(Exercise)
Given the listing below, write out exactly the lines starting with the line that has "Find the [0/3]" and going on through the line that has "Let p(x) be the degree-3 Taylor polynomial of sin(3x)", both kept.

(Provided data)
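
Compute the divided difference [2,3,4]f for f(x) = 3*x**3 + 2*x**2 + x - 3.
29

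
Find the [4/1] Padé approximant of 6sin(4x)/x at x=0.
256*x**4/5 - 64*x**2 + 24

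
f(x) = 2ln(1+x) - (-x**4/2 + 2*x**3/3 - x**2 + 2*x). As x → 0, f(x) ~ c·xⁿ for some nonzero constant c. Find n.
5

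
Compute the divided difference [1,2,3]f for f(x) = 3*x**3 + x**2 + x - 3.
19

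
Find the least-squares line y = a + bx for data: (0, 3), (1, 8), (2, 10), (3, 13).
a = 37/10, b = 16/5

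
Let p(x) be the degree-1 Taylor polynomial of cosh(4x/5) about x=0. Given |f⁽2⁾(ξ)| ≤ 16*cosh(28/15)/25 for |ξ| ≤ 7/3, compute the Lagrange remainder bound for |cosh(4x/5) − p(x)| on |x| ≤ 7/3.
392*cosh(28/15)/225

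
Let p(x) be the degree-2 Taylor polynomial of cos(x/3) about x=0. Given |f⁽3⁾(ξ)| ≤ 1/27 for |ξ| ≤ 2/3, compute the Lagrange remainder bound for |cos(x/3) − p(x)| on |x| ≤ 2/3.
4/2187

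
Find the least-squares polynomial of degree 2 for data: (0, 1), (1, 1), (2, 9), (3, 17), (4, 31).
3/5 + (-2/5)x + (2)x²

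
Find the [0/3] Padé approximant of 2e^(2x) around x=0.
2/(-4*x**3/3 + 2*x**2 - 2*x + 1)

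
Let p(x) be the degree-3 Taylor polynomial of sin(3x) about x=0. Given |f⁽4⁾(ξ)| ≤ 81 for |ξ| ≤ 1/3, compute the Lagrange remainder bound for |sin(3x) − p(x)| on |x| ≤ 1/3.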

* * *

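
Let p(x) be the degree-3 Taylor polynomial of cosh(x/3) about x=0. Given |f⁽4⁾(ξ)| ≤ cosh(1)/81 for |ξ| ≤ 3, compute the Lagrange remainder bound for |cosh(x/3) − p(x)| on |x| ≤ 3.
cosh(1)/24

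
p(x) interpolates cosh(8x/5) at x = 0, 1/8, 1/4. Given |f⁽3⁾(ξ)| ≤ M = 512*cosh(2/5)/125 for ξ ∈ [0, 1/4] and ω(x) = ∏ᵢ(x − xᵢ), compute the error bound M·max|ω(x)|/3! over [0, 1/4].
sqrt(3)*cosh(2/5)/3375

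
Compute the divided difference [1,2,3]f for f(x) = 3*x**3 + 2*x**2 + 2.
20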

...

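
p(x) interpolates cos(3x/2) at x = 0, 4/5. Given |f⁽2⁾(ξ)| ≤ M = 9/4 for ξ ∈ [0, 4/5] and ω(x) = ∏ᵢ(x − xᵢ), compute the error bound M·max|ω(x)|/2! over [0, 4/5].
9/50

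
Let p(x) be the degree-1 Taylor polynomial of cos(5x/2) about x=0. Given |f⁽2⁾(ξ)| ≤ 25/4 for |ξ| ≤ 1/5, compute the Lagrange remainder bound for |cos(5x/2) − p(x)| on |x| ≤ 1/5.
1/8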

(Output of the exercise)
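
Find the [0/3] Padé approximant of 2e^(2x) around x=0.
2/(-4*x**3/3 + 2*x**2 - 2*x + 1)

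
Let p(x) be the degree-3 Taylor polynomial of sin(3x) about x=0. Given |f⁽4⁾(ξ)| ≤ 81 for |ξ| ≤ 1/3, compute the Lagrange remainder bound for |sin(3x) − p(x)| on |x| ≤ 1/3.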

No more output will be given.